(Stored data entries)
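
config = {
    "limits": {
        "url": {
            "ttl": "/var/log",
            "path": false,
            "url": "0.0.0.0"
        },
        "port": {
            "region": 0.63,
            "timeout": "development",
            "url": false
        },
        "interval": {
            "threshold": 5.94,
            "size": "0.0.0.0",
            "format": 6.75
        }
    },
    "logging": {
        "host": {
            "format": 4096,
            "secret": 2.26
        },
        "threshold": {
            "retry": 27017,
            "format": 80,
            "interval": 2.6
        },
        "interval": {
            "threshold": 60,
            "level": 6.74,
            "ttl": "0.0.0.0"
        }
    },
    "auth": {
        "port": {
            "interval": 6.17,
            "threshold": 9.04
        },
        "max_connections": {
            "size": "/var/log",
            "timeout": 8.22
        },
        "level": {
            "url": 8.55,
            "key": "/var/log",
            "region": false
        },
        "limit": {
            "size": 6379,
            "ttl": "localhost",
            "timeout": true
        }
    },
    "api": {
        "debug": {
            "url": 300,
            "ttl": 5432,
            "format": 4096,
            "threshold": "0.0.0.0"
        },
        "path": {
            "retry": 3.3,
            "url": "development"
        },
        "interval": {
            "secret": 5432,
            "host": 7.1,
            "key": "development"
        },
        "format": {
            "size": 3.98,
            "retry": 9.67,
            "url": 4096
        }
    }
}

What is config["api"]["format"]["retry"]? 9.67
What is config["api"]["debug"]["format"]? 4096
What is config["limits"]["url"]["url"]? "0.0.0.0"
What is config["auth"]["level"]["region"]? False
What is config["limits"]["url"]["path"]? False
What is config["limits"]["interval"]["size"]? "0.0.0.0"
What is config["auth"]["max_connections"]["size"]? "/var/log"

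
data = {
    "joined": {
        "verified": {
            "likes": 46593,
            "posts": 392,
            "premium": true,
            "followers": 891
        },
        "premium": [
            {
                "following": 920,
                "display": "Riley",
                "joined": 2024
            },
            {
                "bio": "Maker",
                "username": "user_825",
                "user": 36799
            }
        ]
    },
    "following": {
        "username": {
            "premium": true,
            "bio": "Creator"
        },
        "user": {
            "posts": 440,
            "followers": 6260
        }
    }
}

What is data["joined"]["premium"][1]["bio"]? "Maker"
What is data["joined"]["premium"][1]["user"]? 36799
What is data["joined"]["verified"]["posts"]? 392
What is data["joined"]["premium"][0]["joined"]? 2024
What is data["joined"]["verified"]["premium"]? True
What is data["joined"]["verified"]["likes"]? 46593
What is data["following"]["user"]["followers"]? 6260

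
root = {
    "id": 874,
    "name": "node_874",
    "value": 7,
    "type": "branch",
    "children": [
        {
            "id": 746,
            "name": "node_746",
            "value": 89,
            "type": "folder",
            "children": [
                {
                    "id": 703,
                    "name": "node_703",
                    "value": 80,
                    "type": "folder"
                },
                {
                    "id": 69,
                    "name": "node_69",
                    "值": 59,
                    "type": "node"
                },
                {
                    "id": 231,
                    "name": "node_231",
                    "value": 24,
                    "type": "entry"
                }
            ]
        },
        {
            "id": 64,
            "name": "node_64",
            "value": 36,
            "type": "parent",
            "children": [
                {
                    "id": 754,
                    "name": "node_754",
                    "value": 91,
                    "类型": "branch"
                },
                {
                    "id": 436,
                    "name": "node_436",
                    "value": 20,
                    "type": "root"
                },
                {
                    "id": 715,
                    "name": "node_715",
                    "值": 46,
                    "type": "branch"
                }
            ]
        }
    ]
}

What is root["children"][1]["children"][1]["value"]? 20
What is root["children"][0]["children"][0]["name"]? "node_703"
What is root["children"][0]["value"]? 89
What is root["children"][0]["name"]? "node_746"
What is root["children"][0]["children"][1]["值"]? 59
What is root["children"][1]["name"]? "node_64"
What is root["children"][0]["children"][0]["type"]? "folder"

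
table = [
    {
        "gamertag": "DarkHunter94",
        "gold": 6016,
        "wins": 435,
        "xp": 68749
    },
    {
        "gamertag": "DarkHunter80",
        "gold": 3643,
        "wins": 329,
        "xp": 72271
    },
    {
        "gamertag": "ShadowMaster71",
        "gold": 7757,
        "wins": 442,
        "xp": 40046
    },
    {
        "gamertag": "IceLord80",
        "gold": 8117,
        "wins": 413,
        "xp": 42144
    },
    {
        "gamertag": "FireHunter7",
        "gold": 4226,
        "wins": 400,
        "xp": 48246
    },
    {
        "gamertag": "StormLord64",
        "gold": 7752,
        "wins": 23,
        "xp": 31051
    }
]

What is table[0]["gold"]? 6016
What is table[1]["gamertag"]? "DarkHunter80"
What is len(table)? 6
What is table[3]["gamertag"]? "IceLord80"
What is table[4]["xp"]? 48246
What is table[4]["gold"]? 4226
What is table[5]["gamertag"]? "StormLord64"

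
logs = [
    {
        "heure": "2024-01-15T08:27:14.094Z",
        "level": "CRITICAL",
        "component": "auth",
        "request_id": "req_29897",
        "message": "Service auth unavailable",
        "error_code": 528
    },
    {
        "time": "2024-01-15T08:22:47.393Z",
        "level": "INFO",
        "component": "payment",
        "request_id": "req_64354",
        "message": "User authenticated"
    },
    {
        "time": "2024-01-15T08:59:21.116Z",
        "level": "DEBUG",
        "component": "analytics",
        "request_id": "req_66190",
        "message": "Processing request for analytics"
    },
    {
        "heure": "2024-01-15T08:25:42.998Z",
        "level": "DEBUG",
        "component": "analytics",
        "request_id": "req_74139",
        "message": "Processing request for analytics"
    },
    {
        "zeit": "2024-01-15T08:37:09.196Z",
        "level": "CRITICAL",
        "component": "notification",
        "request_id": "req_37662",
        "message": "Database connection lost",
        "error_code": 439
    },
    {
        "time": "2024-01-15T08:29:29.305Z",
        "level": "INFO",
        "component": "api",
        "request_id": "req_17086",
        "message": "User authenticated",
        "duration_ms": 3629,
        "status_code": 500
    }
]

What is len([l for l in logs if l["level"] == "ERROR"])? 0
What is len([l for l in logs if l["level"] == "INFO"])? 2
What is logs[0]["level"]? "CRITICAL"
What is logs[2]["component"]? "analytics"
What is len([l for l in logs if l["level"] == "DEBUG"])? 2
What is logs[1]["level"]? "INFO"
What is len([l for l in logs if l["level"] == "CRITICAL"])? 2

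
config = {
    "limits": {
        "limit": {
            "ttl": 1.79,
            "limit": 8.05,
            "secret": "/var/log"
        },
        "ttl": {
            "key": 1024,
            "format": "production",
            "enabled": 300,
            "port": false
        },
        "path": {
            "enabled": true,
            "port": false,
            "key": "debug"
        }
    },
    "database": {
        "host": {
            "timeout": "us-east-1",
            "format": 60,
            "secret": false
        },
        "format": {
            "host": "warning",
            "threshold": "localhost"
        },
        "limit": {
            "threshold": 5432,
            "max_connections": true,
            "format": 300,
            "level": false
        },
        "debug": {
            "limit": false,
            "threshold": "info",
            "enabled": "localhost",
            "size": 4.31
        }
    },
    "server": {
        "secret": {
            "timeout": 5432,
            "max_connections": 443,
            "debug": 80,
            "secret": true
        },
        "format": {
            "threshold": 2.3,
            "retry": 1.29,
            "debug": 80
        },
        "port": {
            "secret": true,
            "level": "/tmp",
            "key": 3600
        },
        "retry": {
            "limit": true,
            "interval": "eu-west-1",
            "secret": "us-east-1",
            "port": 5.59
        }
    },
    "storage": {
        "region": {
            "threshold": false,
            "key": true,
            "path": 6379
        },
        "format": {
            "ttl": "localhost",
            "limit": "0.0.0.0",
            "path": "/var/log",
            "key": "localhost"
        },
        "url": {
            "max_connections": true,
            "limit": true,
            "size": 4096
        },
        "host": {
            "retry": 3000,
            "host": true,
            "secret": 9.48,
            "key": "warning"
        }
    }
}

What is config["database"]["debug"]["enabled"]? "localhost"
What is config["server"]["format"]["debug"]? 80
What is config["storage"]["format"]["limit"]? "0.0.0.0"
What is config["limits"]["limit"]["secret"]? "/var/log"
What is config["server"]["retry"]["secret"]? "us-east-1"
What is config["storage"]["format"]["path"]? "/var/log"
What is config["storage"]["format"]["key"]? "localhost"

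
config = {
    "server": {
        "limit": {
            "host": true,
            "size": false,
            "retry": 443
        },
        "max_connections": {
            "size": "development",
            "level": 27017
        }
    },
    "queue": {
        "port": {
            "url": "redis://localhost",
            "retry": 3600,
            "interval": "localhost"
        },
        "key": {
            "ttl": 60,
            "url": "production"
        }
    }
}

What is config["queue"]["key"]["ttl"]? 60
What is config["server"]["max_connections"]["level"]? 27017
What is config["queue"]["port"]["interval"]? "localhost"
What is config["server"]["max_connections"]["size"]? "development"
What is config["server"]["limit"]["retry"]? 443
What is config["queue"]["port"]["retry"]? 3600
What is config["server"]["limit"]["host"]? True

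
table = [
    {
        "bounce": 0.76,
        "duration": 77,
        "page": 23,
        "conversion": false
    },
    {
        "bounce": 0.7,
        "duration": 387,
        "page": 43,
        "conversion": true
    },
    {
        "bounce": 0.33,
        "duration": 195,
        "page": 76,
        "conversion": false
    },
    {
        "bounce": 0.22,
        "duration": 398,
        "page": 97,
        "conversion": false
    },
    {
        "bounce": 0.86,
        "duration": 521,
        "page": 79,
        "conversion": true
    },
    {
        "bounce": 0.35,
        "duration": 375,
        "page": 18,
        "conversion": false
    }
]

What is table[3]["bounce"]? 0.22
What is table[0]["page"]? 23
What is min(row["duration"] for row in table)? 77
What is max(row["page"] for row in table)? 97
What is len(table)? 6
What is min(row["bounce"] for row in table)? 0.22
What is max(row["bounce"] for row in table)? 0.86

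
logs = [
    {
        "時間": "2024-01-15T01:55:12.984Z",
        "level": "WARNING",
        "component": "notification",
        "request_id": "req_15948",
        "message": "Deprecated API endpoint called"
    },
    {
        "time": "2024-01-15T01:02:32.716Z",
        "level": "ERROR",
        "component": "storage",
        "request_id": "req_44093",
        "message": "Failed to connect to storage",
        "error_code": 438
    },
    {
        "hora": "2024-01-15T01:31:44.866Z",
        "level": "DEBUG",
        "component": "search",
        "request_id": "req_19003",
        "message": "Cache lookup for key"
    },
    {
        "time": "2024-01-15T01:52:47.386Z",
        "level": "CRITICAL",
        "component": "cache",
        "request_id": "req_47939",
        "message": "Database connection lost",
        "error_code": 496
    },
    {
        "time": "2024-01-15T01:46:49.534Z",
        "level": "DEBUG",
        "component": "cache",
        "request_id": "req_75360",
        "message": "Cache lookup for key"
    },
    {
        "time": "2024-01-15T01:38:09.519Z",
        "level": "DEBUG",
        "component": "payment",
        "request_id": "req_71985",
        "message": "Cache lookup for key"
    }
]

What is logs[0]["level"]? "WARNING"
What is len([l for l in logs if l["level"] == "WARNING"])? 1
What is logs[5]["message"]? "Cache lookup for key"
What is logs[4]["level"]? "DEBUG"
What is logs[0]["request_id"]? "req_15948"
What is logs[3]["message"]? "Database connection lost"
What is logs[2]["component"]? "search"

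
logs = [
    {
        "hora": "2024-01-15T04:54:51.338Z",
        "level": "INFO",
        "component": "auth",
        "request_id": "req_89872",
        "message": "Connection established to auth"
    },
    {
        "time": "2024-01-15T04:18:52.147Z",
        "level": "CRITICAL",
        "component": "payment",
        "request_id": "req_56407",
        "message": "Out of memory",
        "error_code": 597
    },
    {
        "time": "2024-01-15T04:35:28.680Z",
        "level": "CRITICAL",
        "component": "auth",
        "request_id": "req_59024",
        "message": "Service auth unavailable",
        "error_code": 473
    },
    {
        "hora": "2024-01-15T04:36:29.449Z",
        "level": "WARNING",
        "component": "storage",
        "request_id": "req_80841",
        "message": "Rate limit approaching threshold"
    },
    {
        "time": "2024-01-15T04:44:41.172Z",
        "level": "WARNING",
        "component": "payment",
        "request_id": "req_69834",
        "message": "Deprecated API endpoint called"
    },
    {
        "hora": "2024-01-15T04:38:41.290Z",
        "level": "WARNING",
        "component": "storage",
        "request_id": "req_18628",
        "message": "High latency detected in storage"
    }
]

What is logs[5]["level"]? "WARNING"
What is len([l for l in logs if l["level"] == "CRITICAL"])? 2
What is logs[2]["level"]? "CRITICAL"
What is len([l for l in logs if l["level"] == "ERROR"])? 0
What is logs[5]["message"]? "High latency detected in storage"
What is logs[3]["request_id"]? "req_80841"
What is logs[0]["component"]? "auth"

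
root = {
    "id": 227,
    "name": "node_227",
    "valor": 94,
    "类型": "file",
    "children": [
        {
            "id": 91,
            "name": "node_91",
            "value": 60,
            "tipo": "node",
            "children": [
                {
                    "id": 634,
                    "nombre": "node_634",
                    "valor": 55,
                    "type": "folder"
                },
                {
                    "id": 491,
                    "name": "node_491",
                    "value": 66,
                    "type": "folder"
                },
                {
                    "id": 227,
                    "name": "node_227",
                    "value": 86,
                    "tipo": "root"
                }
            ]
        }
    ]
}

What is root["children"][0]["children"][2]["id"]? 227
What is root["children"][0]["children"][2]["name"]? "node_227"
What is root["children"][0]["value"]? 60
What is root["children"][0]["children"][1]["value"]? 66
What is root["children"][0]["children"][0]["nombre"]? "node_634"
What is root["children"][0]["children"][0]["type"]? "folder"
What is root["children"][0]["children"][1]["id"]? 491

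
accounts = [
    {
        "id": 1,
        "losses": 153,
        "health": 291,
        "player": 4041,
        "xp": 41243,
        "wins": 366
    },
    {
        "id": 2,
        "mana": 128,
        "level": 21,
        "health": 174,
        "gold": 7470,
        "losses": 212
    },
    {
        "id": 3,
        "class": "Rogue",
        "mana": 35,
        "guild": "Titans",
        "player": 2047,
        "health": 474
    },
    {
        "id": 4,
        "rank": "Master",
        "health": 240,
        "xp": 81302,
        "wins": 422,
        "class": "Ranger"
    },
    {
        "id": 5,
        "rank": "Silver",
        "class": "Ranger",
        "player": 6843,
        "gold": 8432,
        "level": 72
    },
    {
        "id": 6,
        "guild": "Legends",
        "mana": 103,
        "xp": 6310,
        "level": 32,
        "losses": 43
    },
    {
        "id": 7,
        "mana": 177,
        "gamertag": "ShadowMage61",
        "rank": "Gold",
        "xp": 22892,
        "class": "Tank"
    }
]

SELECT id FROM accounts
[1, 2, 3, 4, 5, 6, 7]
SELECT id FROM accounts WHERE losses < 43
[]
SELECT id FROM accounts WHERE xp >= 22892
[1, 4, 7]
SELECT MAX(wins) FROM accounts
422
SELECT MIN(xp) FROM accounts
6310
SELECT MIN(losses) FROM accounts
43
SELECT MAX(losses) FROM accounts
212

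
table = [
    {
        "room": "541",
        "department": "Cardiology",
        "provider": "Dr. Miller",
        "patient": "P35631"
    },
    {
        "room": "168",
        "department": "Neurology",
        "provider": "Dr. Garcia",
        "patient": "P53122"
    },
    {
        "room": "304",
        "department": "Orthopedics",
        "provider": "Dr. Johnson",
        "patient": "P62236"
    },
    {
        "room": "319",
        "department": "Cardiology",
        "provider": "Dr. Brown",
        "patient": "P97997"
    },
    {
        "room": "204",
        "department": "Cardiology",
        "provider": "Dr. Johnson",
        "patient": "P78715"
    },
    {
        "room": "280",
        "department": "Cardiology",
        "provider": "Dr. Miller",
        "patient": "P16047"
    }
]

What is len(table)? 6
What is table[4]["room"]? "204"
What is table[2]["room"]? "304"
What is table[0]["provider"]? "Dr. Miller"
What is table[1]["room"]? "168"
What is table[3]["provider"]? "Dr. Brown"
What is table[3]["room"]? "319"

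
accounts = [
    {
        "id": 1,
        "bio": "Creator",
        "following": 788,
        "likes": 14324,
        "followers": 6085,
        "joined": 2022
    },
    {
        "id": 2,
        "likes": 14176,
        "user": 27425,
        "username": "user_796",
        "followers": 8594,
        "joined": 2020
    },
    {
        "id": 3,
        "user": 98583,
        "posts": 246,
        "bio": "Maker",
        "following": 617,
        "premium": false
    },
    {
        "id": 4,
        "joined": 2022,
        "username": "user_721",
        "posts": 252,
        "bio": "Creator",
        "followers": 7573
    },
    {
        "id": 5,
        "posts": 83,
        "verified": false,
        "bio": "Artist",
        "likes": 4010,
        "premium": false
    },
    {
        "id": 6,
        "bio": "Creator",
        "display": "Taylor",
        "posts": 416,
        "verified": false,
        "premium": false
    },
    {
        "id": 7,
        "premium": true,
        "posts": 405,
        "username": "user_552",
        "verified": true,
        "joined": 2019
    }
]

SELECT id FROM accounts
[1, 2, 3, 4, 5, 6, 7]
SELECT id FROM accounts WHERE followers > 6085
[2, 4]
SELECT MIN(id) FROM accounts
1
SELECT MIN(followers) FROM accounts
6085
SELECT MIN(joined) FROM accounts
2019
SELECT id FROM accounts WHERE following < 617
[]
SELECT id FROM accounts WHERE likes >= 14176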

What this task involves ::
What is needed is each line of the entries that contains the word "retry".

Answer section ::
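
            "retry": 27017,
            "retry": 3.3,
            "retry": 9.67,
What is config["api"]["format"]["retry"]? 9.67
            "retry": 1.29,
        "retry": {
            "retry": 3000,
What is config["server"]["retry"]["secret"]? "us-east-1"
            "retry": 443
            "retry": 3600,
What is config["server"]["limit"]["retry"]? 443
What is config["queue"]["port"]["retry"]? 3600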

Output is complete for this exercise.